──────── Exercise data ────────

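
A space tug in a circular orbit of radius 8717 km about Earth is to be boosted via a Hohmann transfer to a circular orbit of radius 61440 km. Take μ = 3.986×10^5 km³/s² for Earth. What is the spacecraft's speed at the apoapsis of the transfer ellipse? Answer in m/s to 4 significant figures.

Semi-major axis of the transfer orbit: a_t = (8717 + 61440)/2 = 35078.5 km.
The apoapsis of the transfer ellipse is at r = 61440 km.
From the vis-viva equation, v = √[μ(2/r − 1/a_t)] = 1.270 km/s.

v = 1270 m/s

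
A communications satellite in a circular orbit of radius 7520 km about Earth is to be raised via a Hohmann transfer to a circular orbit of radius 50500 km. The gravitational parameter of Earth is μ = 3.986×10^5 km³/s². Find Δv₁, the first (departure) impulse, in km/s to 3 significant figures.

Transfer-ellipse semi-major axis a_t = (r₁ + r₂)/2 = (7520 + 50500)/2 = 29010 km.
On the circular orbit at r = 7520 km, v_c = √(μ/r) = 7.2805 km/s.
Transfer-orbit speed at the same r (vis-viva, a = a_t): v_t = √[μ(2/r − 1/a_t)] = 9.6058 km/s.
Δv₁ = |v_t − v_c| = |9.6058 − 7.2805| = 2.325 km/s.

Δv₁ = 2.33 km/s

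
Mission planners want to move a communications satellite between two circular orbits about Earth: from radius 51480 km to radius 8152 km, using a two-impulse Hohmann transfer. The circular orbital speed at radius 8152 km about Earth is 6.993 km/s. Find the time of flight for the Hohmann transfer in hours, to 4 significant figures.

t = 7.116 hours

From the circular-orbit relation v² = μ/r at r = 8152 km: μ = v²r = (6.993)² × 8152 = 3.98650×10^5 km³/s².
The Hohmann ellipse has a_t = (r₁ + r₂)/2 = 29816 km.
By Kepler's third law the transfer-orbit period is T = 2π√(a_t³/μ), so t = T/2 = 25617 s.
Converting: 25617 s ÷ 3600 s/hour = 7.116 hours.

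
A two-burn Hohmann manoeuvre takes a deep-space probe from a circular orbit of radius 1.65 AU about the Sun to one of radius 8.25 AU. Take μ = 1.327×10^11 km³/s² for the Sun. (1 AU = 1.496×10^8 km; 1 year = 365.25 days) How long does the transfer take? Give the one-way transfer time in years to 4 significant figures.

t = 5.507 years

In km: r₁ = 1.65 × 1.496×10^8 = 2.4684×10^8 km; r₂ = 8.25 × 1.496×10^8 = 1.2342×10^9 km.
The Hohmann ellipse has a_t = (r₁ + r₂)/2 = 7.4052×10^8 km.
Transfer time t = π√(a_t³/μ) = π√((7.4052×10^8)³ / 1.327×10^11) = 1.738×10^8 s.
Converting: 1.738×10^8 s ÷ 3.15576×10^7 s/year (365.25 × 86400) = 5.507 years.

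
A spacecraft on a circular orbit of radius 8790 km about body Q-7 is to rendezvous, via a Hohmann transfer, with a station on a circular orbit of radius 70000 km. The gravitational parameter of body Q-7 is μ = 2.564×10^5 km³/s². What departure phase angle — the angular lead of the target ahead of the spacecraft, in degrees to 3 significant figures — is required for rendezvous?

φ = 104°

Transfer-ellipse semi-major axis a_t = (r₁ + r₂)/2 = (8790 + 70000)/2 = 39395 km.
The half-period of the transfer ellipse is t = π√(a_t³/μ) = 48512 s.
Target angular speed ω₂ = √(μ/r₂³) = 2.7341×10^-5 rad/s.
Angle swept by the target during transfer: ω₂·t = 1.3264 rad = 76.00°.
The spacecraft traverses 180° on the transfer ellipse, so the target must lead by 180° − 76.00° = 104°.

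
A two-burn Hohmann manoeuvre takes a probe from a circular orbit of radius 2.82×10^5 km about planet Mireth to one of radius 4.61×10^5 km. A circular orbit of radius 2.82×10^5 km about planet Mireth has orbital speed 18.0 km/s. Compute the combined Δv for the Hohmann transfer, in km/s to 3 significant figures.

Δv = 3.86 km/s

From the circular-orbit relation v² = μ/r at r = 2.82×10^5 km: μ = v²r = (18.0)² × 2.82×10^5 = 9.13680×10^7 km³/s².
The Hohmann ellipse has a_t = (r₁ + r₂)/2 = 3.715×10^5 km.
At r₁ the circular-orbit speed is v₁ = √(μ/r₁) = 18.0000 km/s.
Transfer-orbit speed at r₁ (vis-viva): v_p = √[μ(2/r₁ − 1/a_t)] = 20.0513 km/s.
First burn Δv₁ = |v_p − v₁| = 2.0513 km/s.
Circular speed at r₂: v₂ = √(μ/r₂) = 14.0782 km/s.
Transfer-orbit speed at r₂: v_a = √[μ(2/r₂ − 1/a_t)] = 12.2657 km/s.
Second burn Δv₂ = |v₂ − v_a| = 1.8125 km/s.
Total Δv = Δv₁ + Δv₂ = 3.864 km/s.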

────────

> _Assigned task_: Output the data exactly, in full.

> _Result for this exercise_:
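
A space tug in a circular orbit of radius 8717 km about Earth is to be boosted via a Hohmann transfer to a circular orbit of radius 61440 km. Take μ = 3.986×10^5 km³/s² for Earth. What is the spacecraft's speed at the apoapsis of the transfer ellipse? Answer in m/s to 4 significant figures.

Semi-major axis of the transfer orbit: a_t = (8717 + 61440)/2 = 35078.5 km.
The apoapsis of the transfer ellipse is at r = 61440 km.
From the vis-viva equation, v = √[μ(2/r − 1/a_t)] = 1.270 km/s.

v = 1270 m/s

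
A communications satellite in a circular orbit of radius 7520 km about Earth is to be raised via a Hohmann transfer to a circular orbit of radius 50500 km. The gravitational parameter of Earth is μ = 3.986×10^5 km³/s². Find Δv₁, the first (departure) impulse, in km/s to 3 significant figures.

Transfer-ellipse semi-major axis a_t = (r₁ + r₂)/2 = (7520 + 50500)/2 = 29010 km.
On the circular orbit at r = 7520 km, v_c = √(μ/r) = 7.2805 km/s.
Transfer-orbit speed at the same r (vis-viva, a = a_t): v_t = √[μ(2/r − 1/a_t)] = 9.6058 km/s.
Δv₁ = |v_t − v_c| = |9.6058 − 7.2805| = 2.325 km/s.

Δv₁ = 2.33 km/s

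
Mission planners want to move a communications satellite between two circular orbits about Earth: from radius 51480 km to radius 8152 km, using a two-impulse Hohmann transfer. The circular orbital speed at radius 8152 km about Earth is 6.993 km/s. Find the time of flight for the Hohmann transfer in hours, to 4 significant figures.

t = 7.116 hours

From the circular-orbit relation v² = μ/r at r = 8152 km: μ = v²r = (6.993)² × 8152 = 3.98650×10^5 km³/s².
The Hohmann ellipse has a_t = (r₁ + r₂)/2 = 29816 km.
By Kepler's third law the transfer-orbit period is T = 2π√(a_t³/μ), so t = T/2 = 25617 s.
Converting: 25617 s ÷ 3600 s/hour = 7.116 hours.

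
A two-burn Hohmann manoeuvre takes a deep-space probe from a circular orbit of radius 1.65 AU about the Sun to one of radius 8.25 AU. Take μ = 1.327×10^11 km³/s² for the Sun. (1 AU = 1.496×10^8 km; 1 year = 365.25 days) How long does the transfer take? Give the one-way transfer time in years to 4 significant figures.

t = 5.507 years

In km: r₁ = 1.65 × 1.496×10^8 = 2.4684×10^8 km; r₂ = 8.25 × 1.496×10^8 = 1.2342×10^9 km.
The Hohmann ellipse has a_t = (r₁ + r₂)/2 = 7.4052×10^8 km.
Transfer time t = π√(a_t³/μ) = π√((7.4052×10^8)³ / 1.327×10^11) = 1.738×10^8 s.
Converting: 1.738×10^8 s ÷ 3.15576×10^7 s/year (365.25 × 86400) = 5.507 years.

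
A spacecraft on a circular orbit of radius 8790 km about body Q-7 is to rendezvous, via a Hohmann transfer, with a station on a circular orbit of radius 70000 km. The gravitational parameter of body Q-7 is μ = 2.564×10^5 km³/s². What departure phase angle — the angular lead of the target ahead of the spacecraft, in degrees to 3 significant figures — is required for rendezvous?

φ = 104°

Transfer-ellipse semi-major axis a_t = (r₁ + r₂)/2 = (8790 + 70000)/2 = 39395 km.
The half-period of the transfer ellipse is t = π√(a_t³/μ) = 48512 s.
Target angular speed ω₂ = √(μ/r₂³) = 2.7341×10^-5 rad/s.
Angle swept by the target during transfer: ω₂·t = 1.3264 rad = 76.00°.
The spacecraft traverses 180° on the transfer ellipse, so the target must lead by 180° − 76.00° = 104°.

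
A two-burn Hohmann manoeuvre takes a probe from a circular orbit of radius 2.82×10^5 km about planet Mireth to one of radius 4.61×10^5 km. A circular orbit of radius 2.82×10^5 km about planet Mireth has orbital speed 18.0 km/s. Compute the combined Δv for the Hohmann transfer, in km/s to 3 significant figures.

Δv = 3.86 km/s

From the circular-orbit relation v² = μ/r at r = 2.82×10^5 km: μ = v²r = (18.0)² × 2.82×10^5 = 9.13680×10^7 km³/s².
The Hohmann ellipse has a_t = (r₁ + r₂)/2 = 3.715×10^5 km.
At r₁ the circular-orbit speed is v₁ = √(μ/r₁) = 18.0000 km/s.
Transfer-orbit speed at r₁ (vis-viva): v_p = √[μ(2/r₁ − 1/a_t)] = 20.0513 km/s.
First burn Δv₁ = |v_p − v₁| = 2.0513 km/s.
Circular speed at r₂: v₂ = √(μ/r₂) = 14.0782 km/s.
Transfer-orbit speed at r₂: v_a = √[μ(2/r₂ − 1/a_t)] = 12.2657 km/s.
Second burn Δv₂ = |v₂ − v_a| = 1.8125 km/s.
Total Δv = Δv₁ + Δv₂ = 3.864 km/s.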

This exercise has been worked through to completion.